___ ENTRIES PROVIDED
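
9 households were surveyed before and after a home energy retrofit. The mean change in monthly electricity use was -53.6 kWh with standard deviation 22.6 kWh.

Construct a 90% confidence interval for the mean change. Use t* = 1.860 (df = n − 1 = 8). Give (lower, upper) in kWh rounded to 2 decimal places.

(-67.61, -39.59)

This is a matched-pairs design, so SE = s_d/√n = 22.6/√9 = 7.5333.
Margin = 1.860 × 7.5333 = 14.0119; the interval is -53.6 ± 14.0119 = (-67.61, -39.59).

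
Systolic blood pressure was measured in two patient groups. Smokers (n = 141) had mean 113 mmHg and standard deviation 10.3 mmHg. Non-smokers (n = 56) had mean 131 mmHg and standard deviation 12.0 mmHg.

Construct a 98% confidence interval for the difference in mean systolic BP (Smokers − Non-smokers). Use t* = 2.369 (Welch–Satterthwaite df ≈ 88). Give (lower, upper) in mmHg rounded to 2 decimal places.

(-22.32, -13.68)

SE₁ = s₁/√n₁ = 10.3/√141 = 0.8674; SE₂ = 12.0/√56 = 1.6036.
Independent samples, unequal variances: SE_diff = √(SE₁² + SE₂²) = √(0.75238276 + 2.57153296) = 1.8232.
t* = 2.369, so margin of error = 2.369 × 1.8232 = 4.3192.
Difference in means = 113 − 131 = -18.0000.
-18.0000 ± 4.3192 → (-22.32, -13.68).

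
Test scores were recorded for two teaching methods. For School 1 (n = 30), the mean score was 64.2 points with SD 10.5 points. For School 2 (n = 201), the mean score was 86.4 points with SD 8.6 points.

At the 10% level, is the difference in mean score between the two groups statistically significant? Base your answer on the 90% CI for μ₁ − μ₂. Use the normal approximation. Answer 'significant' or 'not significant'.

Per-group SEs: s₁/√n₁ = 10.5/√30 = 1.9170, s₂/√n₂ = 8.6/√201 = 0.6066.
Unpooled SE of the difference: √(3.674889 + 0.36796356) = 2.0107.
Margin of error = z* · SE = 1.645 × 2.0107 = 3.3076.
x̄₁ − x̄₂ = 64.2 − 86.4 = -22.2000.
CI: -22.2000 ± 3.3076 = (-25.5076, -18.8924).
The interval (-25.5076, -18.8924) does not contain 0, so the difference is significant.

significant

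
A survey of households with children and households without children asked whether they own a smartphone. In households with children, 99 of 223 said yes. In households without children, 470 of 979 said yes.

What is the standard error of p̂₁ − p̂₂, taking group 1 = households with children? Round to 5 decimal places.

First, p̂₁ = 99/223 = 0.4439; p̂₂ = 470/979 = 0.4801.
The two standard errors are √(0.4439×0.5561/223) = 0.03327 and √(0.4801×0.5199/979) = 0.01597.
Because the samples are independent, SE_diff = √(0.03327² + 0.01597²) = 0.03690.

0.03690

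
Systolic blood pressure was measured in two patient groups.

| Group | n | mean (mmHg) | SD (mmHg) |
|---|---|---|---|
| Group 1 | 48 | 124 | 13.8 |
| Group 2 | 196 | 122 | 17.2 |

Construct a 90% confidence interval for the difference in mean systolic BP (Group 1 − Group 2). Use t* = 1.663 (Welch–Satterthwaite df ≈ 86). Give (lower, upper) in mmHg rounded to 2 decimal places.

SE₁ = s₁/√n₁ = 13.8/√48 = 1.9919; SE₂ = 17.2/√196 = 1.2286.
Independent samples, unequal variances: SE_diff = √(SE₁² + SE₂²) = √(3.96766561 + 1.50945796) = 2.3403.
t* = 1.663, so margin of error = 1.663 × 2.3403 = 3.8919.
Difference in means = 124 − 122 = 2.0000.
2.0000 ± 3.8919 → (-1.89, 5.89).

(-1.89, 5.89)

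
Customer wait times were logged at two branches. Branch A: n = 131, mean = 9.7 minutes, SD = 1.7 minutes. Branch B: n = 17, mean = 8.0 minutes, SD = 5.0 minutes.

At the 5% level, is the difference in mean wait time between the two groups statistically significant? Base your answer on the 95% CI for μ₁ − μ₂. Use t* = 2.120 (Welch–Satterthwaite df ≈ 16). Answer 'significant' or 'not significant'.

SE₁ = s₁/√n₁ = 1.7/√131 = 0.1485; SE₂ = 5.0/√17 = 1.2127.
Independent samples, unequal variances: SE_diff = √(SE₁² + SE₂²) = √(0.02205225 + 1.47064129) = 1.2218.
t* = 2.120, so margin of error = 2.120 × 1.2218 = 2.5902.
Difference in means = 9.7 − 8.0 = 1.7000.
1.7000 ± 2.5902 → (-0.8902, 4.2902).
The interval (-0.8902, 4.2902) contains 0, so the difference is not significant.

not significant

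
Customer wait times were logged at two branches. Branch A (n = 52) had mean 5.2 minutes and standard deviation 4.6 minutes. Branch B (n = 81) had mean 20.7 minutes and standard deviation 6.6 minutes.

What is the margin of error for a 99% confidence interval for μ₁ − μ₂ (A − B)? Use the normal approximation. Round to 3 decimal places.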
______
▶ **WHAT IS REQUIRED**:
If a line in the data contains the string "measured", copy it.

▶ **THE ANSWER**:
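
Systolic blood pressure was measured in two patient groups. Smokers (n = 141) had mean 113 mmHg and standard deviation 10.3 mmHg. Non-smokers (n = 56) had mean 131 mmHg and standard deviation 12.0 mmHg.
Systolic blood pressure was measured in two patient groups.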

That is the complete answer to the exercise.